**What to produce:**
Each record must be repeated exactly. None may be dropped.
+===+
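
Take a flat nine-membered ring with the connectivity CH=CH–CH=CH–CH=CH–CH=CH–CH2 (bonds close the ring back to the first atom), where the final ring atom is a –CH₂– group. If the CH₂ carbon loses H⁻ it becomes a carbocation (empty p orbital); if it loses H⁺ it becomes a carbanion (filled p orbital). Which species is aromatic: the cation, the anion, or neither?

The anion

Once that carbon is sp², every ring atom has a p orbital and both ions are fully conjugated.
Cation: 4 × 2 + 0 = 8 π electrons → 4(2), antiaromatic.
Anion: 4 × 2 + 2 = 10 π electrons → 4(2)+2, aromatic.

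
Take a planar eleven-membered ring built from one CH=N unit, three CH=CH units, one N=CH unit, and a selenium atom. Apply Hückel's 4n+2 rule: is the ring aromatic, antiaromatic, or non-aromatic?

Antiaromatic

Check conjugation: the double-bond atoms are sp², each contributing one p electron; each sp² =N– keeps its lone pair in-plane and puts one electron into the π system; the selenium donates one lone pair from its p orbital — every position has a p orbital, so the cyclic π system is continuous.
Counting π electrons: 5 × 2 = 10 from the double-bond units + 2 from the Se atom = 12.
12 is a 4n count (n = 3), so the planar conjugated ring is antiaromatic.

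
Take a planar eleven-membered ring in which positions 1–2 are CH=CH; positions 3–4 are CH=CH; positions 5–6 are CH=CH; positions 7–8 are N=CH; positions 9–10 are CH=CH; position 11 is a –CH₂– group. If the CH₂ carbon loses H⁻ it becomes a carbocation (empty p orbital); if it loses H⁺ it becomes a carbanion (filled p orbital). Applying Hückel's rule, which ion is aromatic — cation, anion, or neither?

In either ion the ring is fully conjugated: every atom, including the new sp² carbon, supplies a p orbital.
Cation: 5 × 2 + 0 = 10 π electrons → 4(2)+2, aromatic.
Anion: 5 × 2 + 2 = 12 π electrons → 4(3), antiaromatic.

The cation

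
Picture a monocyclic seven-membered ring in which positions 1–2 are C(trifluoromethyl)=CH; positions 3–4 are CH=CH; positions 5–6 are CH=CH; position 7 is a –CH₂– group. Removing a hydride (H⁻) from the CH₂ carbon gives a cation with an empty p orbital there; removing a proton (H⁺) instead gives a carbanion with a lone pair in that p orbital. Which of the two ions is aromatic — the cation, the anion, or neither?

Both ions have a continuous loop of p orbitals — each ring atom is sp².
Cation: 3 × 2 + 0 = 6 π electrons → 4(1)+2, aromatic.
Anion: 3 × 2 + 2 = 8 π electrons → 4(2), antiaromatic.

The cation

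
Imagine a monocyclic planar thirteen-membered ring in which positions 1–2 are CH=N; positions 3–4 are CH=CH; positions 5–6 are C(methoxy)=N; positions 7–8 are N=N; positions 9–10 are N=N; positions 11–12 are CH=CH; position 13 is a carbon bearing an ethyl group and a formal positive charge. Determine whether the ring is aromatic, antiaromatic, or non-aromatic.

All ring atoms are sp² and supply a p orbital to the ring (each doubly-bonded ring atom is sp² with one p-orbital electron; each =N– nitrogen is pyridine-type (lone pair in the sp² plane, one electron in the p orbital); the carbocation has an empty p orbital); the conjugation is uninterrupted.
Tallying contributions gives 6 × 2 = 12 from the double-bond units + 0 from the C(ethyl)(+) atom = 12.
A 4n π count (12, n = 3) in a planar conjugated ring means antiaromatic.

Antiaromatic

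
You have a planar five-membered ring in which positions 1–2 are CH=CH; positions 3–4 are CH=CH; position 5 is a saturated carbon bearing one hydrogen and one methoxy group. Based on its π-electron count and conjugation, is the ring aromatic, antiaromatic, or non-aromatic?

Non-aromatic

Because that saturated carbon is sp³ and has no p orbital in the ring π system at the CH(methoxy) position, the π system cannot extend all the way around the ring.
A ring that is not fully conjugated cannot be aromatic or antiaromatic regardless of its π-electron count.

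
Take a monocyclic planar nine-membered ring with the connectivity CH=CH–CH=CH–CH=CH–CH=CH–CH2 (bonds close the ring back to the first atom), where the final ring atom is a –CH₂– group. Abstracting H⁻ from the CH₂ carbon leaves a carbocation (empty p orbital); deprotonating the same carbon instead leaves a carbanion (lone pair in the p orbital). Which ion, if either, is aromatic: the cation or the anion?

In both ions every ring atom is sp² and contributes a p orbital, so both rings are fully conjugated.
Cation: 4 × 2 + 0 = 8 π electrons → 4(2), antiaromatic.
Anion: 4 × 2 + 2 = 10 π electrons → 4(2)+2, aromatic.

The anion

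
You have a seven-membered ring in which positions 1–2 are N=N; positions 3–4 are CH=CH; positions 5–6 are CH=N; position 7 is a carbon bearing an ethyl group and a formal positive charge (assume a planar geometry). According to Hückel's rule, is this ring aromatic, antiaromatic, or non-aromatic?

The p orbitals form a continuous loop: the double-bond atoms are sp², each contributing one p electron; each sp² =N– keeps its lone pair in-plane and puts one electron into the π system; the carbocation has an empty p orbital. The ring is fully conjugated.
Counting π electrons: 3 × 2 = 6 from the double-bond units + 0 from the C(ethyl)(+) atom = 6.
With 6 π electrons (n = 1), the Hückel 4n+2 condition holds.

Aromatic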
+===+
**Result below:**
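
Take a flat nine-membered ring with the connectivity CH=CH–CH=CH–CH=CH–CH=CH–CH2 (bonds close the ring back to the first atom), where the final ring atom is a –CH₂– group. If the CH₂ carbon loses H⁻ it becomes a carbocation (empty p orbital); if it loses H⁺ it becomes a carbanion (filled p orbital). Which species is aromatic: the cation, the anion, or neither?

The anion

Once that carbon is sp², every ring atom has a p orbital and both ions are fully conjugated.
Cation: 4 × 2 + 0 = 8 π electrons → 4(2), antiaromatic.
Anion: 4 × 2 + 2 = 10 π electrons → 4(2)+2, aromatic.

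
Take a planar eleven-membered ring built from one CH=N unit, three CH=CH units, one N=CH unit, and a selenium atom. Apply Hückel's 4n+2 rule: is the ring aromatic, antiaromatic, or non-aromatic?

Antiaromatic

Check conjugation: the double-bond atoms are sp², each contributing one p electron; each sp² =N– keeps its lone pair in-plane and puts one electron into the π system; the selenium donates one lone pair from its p orbital — every position has a p orbital, so the cyclic π system is continuous.
Counting π electrons: 5 × 2 = 10 from the double-bond units + 2 from the Se atom = 12.
12 is a 4n count (n = 3), so the planar conjugated ring is antiaromatic.

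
Take a planar eleven-membered ring in which positions 1–2 are CH=CH; positions 3–4 are CH=CH; positions 5–6 are CH=CH; positions 7–8 are N=CH; positions 9–10 are CH=CH; position 11 is a –CH₂– group. If the CH₂ carbon loses H⁻ it becomes a carbocation (empty p orbital); if it loses H⁺ it becomes a carbanion (filled p orbital). Applying Hückel's rule, which ion is aromatic — cation, anion, or neither?

In either ion the ring is fully conjugated: every atom, including the new sp² carbon, supplies a p orbital.
Cation: 5 × 2 + 0 = 10 π electrons → 4(2)+2, aromatic.
Anion: 5 × 2 + 2 = 12 π electrons → 4(3), antiaromatic.

The cation

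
Picture a monocyclic seven-membered ring in which positions 1–2 are C(trifluoromethyl)=CH; positions 3–4 are CH=CH; positions 5–6 are CH=CH; position 7 is a –CH₂– group. Removing a hydride (H⁻) from the CH₂ carbon gives a cation with an empty p orbital there; removing a proton (H⁺) instead gives a carbanion with a lone pair in that p orbital. Which of the two ions is aromatic — the cation, the anion, or neither?

Both ions have a continuous loop of p orbitals — each ring atom is sp².
Cation: 3 × 2 + 0 = 6 π electrons → 4(1)+2, aromatic.
Anion: 3 × 2 + 2 = 8 π electrons → 4(2), antiaromatic.

The cation

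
Imagine a monocyclic planar thirteen-membered ring in which positions 1–2 are CH=N; positions 3–4 are CH=CH; positions 5–6 are C(methoxy)=N; positions 7–8 are N=N; positions 9–10 are N=N; positions 11–12 are CH=CH; position 13 is a carbon bearing an ethyl group and a formal positive charge. Determine whether the ring is aromatic, antiaromatic, or non-aromatic.

All ring atoms are sp² and supply a p orbital to the ring (each doubly-bonded ring atom is sp² with one p-orbital electron; each =N– nitrogen is pyridine-type (lone pair in the sp² plane, one electron in the p orbital); the carbocation has an empty p orbital); the conjugation is uninterrupted.
Tallying contributions gives 6 × 2 = 12 from the double-bond units + 0 from the C(ethyl)(+) atom = 12.
A 4n π count (12, n = 3) in a planar conjugated ring means antiaromatic.

Antiaromatic

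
You have a planar five-membered ring in which positions 1–2 are CH=CH; positions 3–4 are CH=CH; position 5 is a saturated carbon bearing one hydrogen and one methoxy group. Based on its π-electron count and conjugation, is the ring aromatic, antiaromatic, or non-aromatic?

Non-aromatic

Because that saturated carbon is sp³ and has no p orbital in the ring π system at the CH(methoxy) position, the π system cannot extend all the way around the ring.
A ring that is not fully conjugated cannot be aromatic or antiaromatic regardless of its π-electron count.

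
Take a monocyclic planar nine-membered ring with the connectivity CH=CH–CH=CH–CH=CH–CH=CH–CH2 (bonds close the ring back to the first atom), where the final ring atom is a –CH₂– group. Abstracting H⁻ from the CH₂ carbon leaves a carbocation (empty p orbital); deprotonating the same carbon instead leaves a carbanion (lone pair in the p orbital). Which ion, if either, is aromatic: the cation or the anion?

In both ions every ring atom is sp² and contributes a p orbital, so both rings are fully conjugated.
Cation: 4 × 2 + 0 = 8 π electrons → 4(2), antiaromatic.
Anion: 4 × 2 + 2 = 10 π electrons → 4(2)+2, aromatic.

The anion

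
You have a seven-membered ring in which positions 1–2 are N=N; positions 3–4 are CH=CH; positions 5–6 are CH=N; position 7 is a carbon bearing an ethyl group and a formal positive charge (assume a planar geometry). According to Hückel's rule, is this ring aromatic, antiaromatic, or non-aromatic?

The p orbitals form a continuous loop: the double-bond atoms are sp², each contributing one p electron; each sp² =N– keeps its lone pair in-plane and puts one electron into the π system; the carbocation has an empty p orbital. The ring is fully conjugated.
Counting π electrons: 3 × 2 = 6 from the double-bond units + 0 from the C(ethyl)(+) atom = 6.
With 6 π electrons (n = 1), the Hückel 4n+2 condition holds.

Aromatic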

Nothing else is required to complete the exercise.